# [TASK BRIEF]
Word for word, reproduce every line of the data below.

[Stored items]
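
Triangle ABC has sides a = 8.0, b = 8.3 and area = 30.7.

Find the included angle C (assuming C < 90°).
Area = ½·a·b·sin(C)  ⇒  sin(C) = 2·Area/(a·b) = 2·30.7/(8.0·8.3) = 61.4/66.4 ≈ 0.924699
C = arcsin(0.924699) ≈ 67.623° (taking the acute solution since C < 90°)

C = 67.62°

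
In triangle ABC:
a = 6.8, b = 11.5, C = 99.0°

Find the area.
Two sides and the included angle (SAS): A = ½·a·b·sin(C) = ½·6.8·11.5·sin(99.0°)
sin(99.0°) ≈ 0.987688
A ≈ ½·78.2·0.987688 = 39.1·0.987688 ≈ 38.6186

Area = 38.62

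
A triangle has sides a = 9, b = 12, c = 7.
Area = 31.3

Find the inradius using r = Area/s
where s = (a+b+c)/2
s = (9 + 12 + 7)/2 = 28/2 = 14
r = Area/s = 31.3/14 ≈ 2.23571

r = 2.236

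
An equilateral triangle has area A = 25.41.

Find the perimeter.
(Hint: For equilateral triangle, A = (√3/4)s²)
A = (√3/4)s²  ⇒  s² = 4A/√3 = 4·25.41/√3 = 101.64/1.73205 ≈ 58.6819
s ≈ √58.6819 ≈ 7.66041
Perimeter = 3s ≈ 3·7.66041 ≈ 22.9812

Perimeter = 22.98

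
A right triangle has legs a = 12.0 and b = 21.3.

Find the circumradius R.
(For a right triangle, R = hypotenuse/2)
Hypotenuse c = √(a² + b²) = √(144 + 453.69) = √597.69 ≈ 24.4477
R = c/2 ≈ 24.4477/2 ≈ 12.2238

R = 12.22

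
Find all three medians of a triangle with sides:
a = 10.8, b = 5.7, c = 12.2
Median formula: m_a = ½√(2b² + 2c² − a²) (and cyclically). a² = 116.64, b² = 32.49, c² = 148.84.
m_a = ½√(2·32.49 + 2·148.84 − 116.64) = ½√246.02 ≈ ½·15.685 ≈ 7.84251
m_b = ½√(2·116.64 + 2·148.84 − 32.49) = ½√498.47 ≈ ½·22.3264 ≈ 11.1632
m_c = ½√(2·116.64 + 2·32.49 − 148.84) = ½√149.42 ≈ ½·12.2237 ≈ 6.11187

m_a = 7.843, m_b = 11.16, m_c = 6.112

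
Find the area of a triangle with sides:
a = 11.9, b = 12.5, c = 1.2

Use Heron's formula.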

# [SOLUTION TO THE PROBLEM]
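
Triangle ABC has sides a = 8.0, b = 8.3 and area = 30.7.

Find the included angle C (assuming C < 90°).
Area = ½·a·b·sin(C)  ⇒  sin(C) = 2·Area/(a·b) = 2·30.7/(8.0·8.3) = 61.4/66.4 ≈ 0.924699
C = arcsin(0.924699) ≈ 67.623° (taking the acute solution since C < 90°)

C = 67.62°

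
In triangle ABC:
a = 6.8, b = 11.5, C = 99.0°

Find the area.
Two sides and the included angle (SAS): A = ½·a·b·sin(C) = ½·6.8·11.5·sin(99.0°)
sin(99.0°) ≈ 0.987688
A ≈ ½·78.2·0.987688 = 39.1·0.987688 ≈ 38.6186

Area = 38.62

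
A triangle has sides a = 9, b = 12, c = 7.
Area = 31.3

Find the inradius using r = Area/s
where s = (a+b+c)/2
s = (9 + 12 + 7)/2 = 28/2 = 14
r = Area/s = 31.3/14 ≈ 2.23571

r = 2.236

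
An equilateral triangle has area A = 25.41.

Find the perimeter.
(Hint: For equilateral triangle, A = (√3/4)s²)
A = (√3/4)s²  ⇒  s² = 4A/√3 = 4·25.41/√3 = 101.64/1.73205 ≈ 58.6819
s ≈ √58.6819 ≈ 7.66041
Perimeter = 3s ≈ 3·7.66041 ≈ 22.9812

Perimeter = 22.98

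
A right triangle has legs a = 12.0 and b = 21.3.

Find the circumradius R.
(For a right triangle, R = hypotenuse/2)
Hypotenuse c = √(a² + b²) = √(144 + 453.69) = √597.69 ≈ 24.4477
R = c/2 ≈ 24.4477/2 ≈ 12.2238

R = 12.22

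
Find all three medians of a triangle with sides:
a = 10.8, b = 5.7, c = 12.2
Median formula: m_a = ½√(2b² + 2c² − a²) (and cyclically). a² = 116.64, b² = 32.49, c² = 148.84.
m_a = ½√(2·32.49 + 2·148.84 − 116.64) = ½√246.02 ≈ ½·15.685 ≈ 7.84251
m_b = ½√(2·116.64 + 2·148.84 − 32.49) = ½√498.47 ≈ ½·22.3264 ≈ 11.1632
m_c = ½√(2·116.64 + 2·32.49 − 148.84) = ½√149.42 ≈ ½·12.2237 ≈ 6.11187

m_a = 7.843, m_b = 11.16, m_c = 6.112

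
Find the area of a triangle with sides:
a = 11.9, b = 12.5, c = 1.2

Use Heron's formula.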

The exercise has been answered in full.